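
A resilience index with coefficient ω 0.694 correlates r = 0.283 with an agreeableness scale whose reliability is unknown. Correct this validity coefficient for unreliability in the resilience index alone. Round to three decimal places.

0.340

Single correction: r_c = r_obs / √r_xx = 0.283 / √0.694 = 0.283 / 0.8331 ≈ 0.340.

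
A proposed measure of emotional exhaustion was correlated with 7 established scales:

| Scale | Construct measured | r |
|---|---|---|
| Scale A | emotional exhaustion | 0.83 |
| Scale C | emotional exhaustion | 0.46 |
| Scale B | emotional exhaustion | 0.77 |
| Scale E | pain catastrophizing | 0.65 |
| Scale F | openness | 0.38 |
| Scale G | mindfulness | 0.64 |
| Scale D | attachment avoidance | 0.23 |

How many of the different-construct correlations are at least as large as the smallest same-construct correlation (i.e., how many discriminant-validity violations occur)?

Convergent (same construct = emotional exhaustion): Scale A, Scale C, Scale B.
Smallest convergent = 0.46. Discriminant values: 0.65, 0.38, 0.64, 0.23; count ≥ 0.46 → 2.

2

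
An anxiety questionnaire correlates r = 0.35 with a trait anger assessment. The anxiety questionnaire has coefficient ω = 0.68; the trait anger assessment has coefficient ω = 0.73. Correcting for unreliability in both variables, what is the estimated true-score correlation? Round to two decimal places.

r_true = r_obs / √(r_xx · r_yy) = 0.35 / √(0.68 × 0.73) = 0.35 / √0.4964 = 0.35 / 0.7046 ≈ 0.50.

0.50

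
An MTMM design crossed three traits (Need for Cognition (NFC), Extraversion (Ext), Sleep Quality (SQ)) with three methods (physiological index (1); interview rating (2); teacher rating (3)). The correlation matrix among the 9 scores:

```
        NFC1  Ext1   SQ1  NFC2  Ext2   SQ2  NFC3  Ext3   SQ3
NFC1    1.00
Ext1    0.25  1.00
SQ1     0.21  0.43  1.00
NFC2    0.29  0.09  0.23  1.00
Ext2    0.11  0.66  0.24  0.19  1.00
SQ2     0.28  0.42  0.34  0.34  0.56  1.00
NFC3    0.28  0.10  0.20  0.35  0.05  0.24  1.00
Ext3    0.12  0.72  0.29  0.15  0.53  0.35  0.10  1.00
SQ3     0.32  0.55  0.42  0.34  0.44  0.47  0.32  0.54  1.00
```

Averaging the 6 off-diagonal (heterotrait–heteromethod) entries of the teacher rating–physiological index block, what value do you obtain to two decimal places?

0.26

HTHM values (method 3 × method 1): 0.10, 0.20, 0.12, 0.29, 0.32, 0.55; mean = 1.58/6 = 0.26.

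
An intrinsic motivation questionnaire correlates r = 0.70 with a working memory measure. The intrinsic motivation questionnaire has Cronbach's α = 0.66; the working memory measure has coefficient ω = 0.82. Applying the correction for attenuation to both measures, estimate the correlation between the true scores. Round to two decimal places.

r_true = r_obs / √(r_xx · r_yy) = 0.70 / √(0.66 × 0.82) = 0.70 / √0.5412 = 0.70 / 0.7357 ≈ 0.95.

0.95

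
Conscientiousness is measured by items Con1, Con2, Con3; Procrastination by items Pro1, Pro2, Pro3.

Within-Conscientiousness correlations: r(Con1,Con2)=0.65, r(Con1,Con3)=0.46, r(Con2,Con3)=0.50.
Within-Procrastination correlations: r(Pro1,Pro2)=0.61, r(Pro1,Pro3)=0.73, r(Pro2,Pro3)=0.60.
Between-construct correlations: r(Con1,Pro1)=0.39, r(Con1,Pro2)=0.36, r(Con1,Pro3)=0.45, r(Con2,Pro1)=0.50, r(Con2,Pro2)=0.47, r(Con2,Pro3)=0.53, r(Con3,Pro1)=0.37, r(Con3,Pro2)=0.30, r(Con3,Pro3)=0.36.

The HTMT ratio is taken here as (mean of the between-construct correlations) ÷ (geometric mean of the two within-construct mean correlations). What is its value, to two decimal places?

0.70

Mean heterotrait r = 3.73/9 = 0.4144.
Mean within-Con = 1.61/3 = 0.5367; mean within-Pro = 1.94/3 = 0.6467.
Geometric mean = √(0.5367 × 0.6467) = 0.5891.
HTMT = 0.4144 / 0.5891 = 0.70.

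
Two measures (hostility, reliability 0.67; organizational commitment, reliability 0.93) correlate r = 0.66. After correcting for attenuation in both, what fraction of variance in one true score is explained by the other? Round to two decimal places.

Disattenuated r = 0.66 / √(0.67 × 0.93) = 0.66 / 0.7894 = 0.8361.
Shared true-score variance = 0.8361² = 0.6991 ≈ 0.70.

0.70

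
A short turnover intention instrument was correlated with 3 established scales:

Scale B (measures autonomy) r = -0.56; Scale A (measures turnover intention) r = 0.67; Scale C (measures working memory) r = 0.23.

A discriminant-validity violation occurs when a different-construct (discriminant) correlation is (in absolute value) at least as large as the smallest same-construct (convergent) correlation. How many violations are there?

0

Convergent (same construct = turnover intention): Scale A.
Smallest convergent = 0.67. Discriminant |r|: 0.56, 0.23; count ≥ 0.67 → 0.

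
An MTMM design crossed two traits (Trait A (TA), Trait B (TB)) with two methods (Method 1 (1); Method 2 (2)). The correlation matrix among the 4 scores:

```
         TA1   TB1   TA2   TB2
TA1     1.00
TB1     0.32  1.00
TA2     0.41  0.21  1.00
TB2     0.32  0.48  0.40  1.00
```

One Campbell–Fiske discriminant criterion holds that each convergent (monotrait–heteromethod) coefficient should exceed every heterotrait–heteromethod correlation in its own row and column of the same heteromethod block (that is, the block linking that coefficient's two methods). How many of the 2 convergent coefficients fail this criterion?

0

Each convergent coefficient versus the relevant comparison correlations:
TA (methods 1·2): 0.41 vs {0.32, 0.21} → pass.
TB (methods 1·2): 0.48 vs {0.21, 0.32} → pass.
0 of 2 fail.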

━━━━━━━━

■ **DIRECTIONS**:
Give the listing again, exactly as it was written.

■ **ANSWER BOX**:
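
A resilience index with coefficient ω 0.694 correlates r = 0.283 with an agreeableness scale whose reliability is unknown. Correct this validity coefficient for unreliability in the resilience index alone. Round to three decimal places.

0.340

Single correction: r_c = r_obs / √r_xx = 0.283 / √0.694 = 0.283 / 0.8331 ≈ 0.340.

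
A proposed measure of emotional exhaustion was correlated with 7 established scales:

| Scale | Construct measured | r |
|---|---|---|
| Scale A | emotional exhaustion | 0.83 |
| Scale C | emotional exhaustion | 0.46 |
| Scale B | emotional exhaustion | 0.77 |
| Scale E | pain catastrophizing | 0.65 |
| Scale F | openness | 0.38 |
| Scale G | mindfulness | 0.64 |
| Scale D | attachment avoidance | 0.23 |

How many of the different-construct correlations are at least as large as the smallest same-construct correlation (i.e., how many discriminant-validity violations occur)?

Convergent (same construct = emotional exhaustion): Scale A, Scale C, Scale B.
Smallest convergent = 0.46. Discriminant values: 0.65, 0.38, 0.64, 0.23; count ≥ 0.46 → 2.

2

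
An anxiety questionnaire correlates r = 0.35 with a trait anger assessment. The anxiety questionnaire has coefficient ω = 0.68; the trait anger assessment has coefficient ω = 0.73. Correcting for unreliability in both variables, what is the estimated true-score correlation? Round to two decimal places.

r_true = r_obs / √(r_xx · r_yy) = 0.35 / √(0.68 × 0.73) = 0.35 / √0.4964 = 0.35 / 0.7046 ≈ 0.50.

0.50

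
An MTMM design crossed three traits (Need for Cognition (NFC), Extraversion (Ext), Sleep Quality (SQ)) with three methods (physiological index (1); interview rating (2); teacher rating (3)). The correlation matrix among the 9 scores:

```
        NFC1  Ext1   SQ1  NFC2  Ext2   SQ2  NFC3  Ext3   SQ3
NFC1    1.00
Ext1    0.25  1.00
SQ1     0.21  0.43  1.00
NFC2    0.29  0.09  0.23  1.00
Ext2    0.11  0.66  0.24  0.19  1.00
SQ2     0.28  0.42  0.34  0.34  0.56  1.00
NFC3    0.28  0.10  0.20  0.35  0.05  0.24  1.00
Ext3    0.12  0.72  0.29  0.15  0.53  0.35  0.10  1.00
SQ3     0.32  0.55  0.42  0.34  0.44  0.47  0.32  0.54  1.00
```

Averaging the 6 off-diagonal (heterotrait–heteromethod) entries of the teacher rating–physiological index block, what value do you obtain to two decimal places?

0.26

HTHM values (method 3 × method 1): 0.10, 0.20, 0.12, 0.29, 0.32, 0.55; mean = 1.58/6 = 0.26.

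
An intrinsic motivation questionnaire correlates r = 0.70 with a working memory measure. The intrinsic motivation questionnaire has Cronbach's α = 0.66; the working memory measure has coefficient ω = 0.82. Applying the correction for attenuation to both measures, estimate the correlation between the true scores. Round to two decimal places.

r_true = r_obs / √(r_xx · r_yy) = 0.70 / √(0.66 × 0.82) = 0.70 / √0.5412 = 0.70 / 0.7357 ≈ 0.95.

0.95

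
Conscientiousness is measured by items Con1, Con2, Con3; Procrastination by items Pro1, Pro2, Pro3.

Within-Conscientiousness correlations: r(Con1,Con2)=0.65, r(Con1,Con3)=0.46, r(Con2,Con3)=0.50.
Within-Procrastination correlations: r(Pro1,Pro2)=0.61, r(Pro1,Pro3)=0.73, r(Pro2,Pro3)=0.60.
Between-construct correlations: r(Con1,Pro1)=0.39, r(Con1,Pro2)=0.36, r(Con1,Pro3)=0.45, r(Con2,Pro1)=0.50, r(Con2,Pro2)=0.47, r(Con2,Pro3)=0.53, r(Con3,Pro1)=0.37, r(Con3,Pro2)=0.30, r(Con3,Pro3)=0.36.

The HTMT ratio is taken here as (mean of the between-construct correlations) ÷ (geometric mean of the two within-construct mean correlations). What is its value, to two decimal places?

0.70

Mean heterotrait r = 3.73/9 = 0.4144.
Mean within-Con = 1.61/3 = 0.5367; mean within-Pro = 1.94/3 = 0.6467.
Geometric mean = √(0.5367 × 0.6467) = 0.5891.
HTMT = 0.4144 / 0.5891 = 0.70.

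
Two measures (hostility, reliability 0.67; organizational commitment, reliability 0.93) correlate r = 0.66. After correcting for attenuation in both, what fraction of variance in one true score is explained by the other? Round to two decimal places.

Disattenuated r = 0.66 / √(0.67 × 0.93) = 0.66 / 0.7894 = 0.8361.
Shared true-score variance = 0.8361² = 0.6991 ≈ 0.70.

0.70

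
A short turnover intention instrument was correlated with 3 established scales:

Scale B (measures autonomy) r = -0.56; Scale A (measures turnover intention) r = 0.67; Scale C (measures working memory) r = 0.23.

A discriminant-validity violation occurs when a different-construct (discriminant) correlation is (in absolute value) at least as large as the smallest same-construct (convergent) correlation. How many violations are there?

0

Convergent (same construct = turnover intention): Scale A.
Smallest convergent = 0.67. Discriminant |r|: 0.56, 0.23; count ≥ 0.67 → 0.

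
An MTMM design crossed two traits (Trait A (TA), Trait B (TB)) with two methods (Method 1 (1); Method 2 (2)). The correlation matrix among the 4 scores:

```
         TA1   TB1   TA2   TB2
TA1     1.00
TB1     0.32  1.00
TA2     0.41  0.21  1.00
TB2     0.32  0.48  0.40  1.00
```

One Campbell–Fiske discriminant criterion holds that each convergent (monotrait–heteromethod) coefficient should exceed every heterotrait–heteromethod correlation in its own row and column of the same heteromethod block (that is, the block linking that coefficient's two methods). How many of the 2 convergent coefficients fail this criterion?

0

Each convergent coefficient versus the relevant comparison correlations:
TA (methods 1·2): 0.41 vs {0.32, 0.21} → pass.
TB (methods 1·2): 0.48 vs {0.21, 0.32} → pass.
0 of 2 fail.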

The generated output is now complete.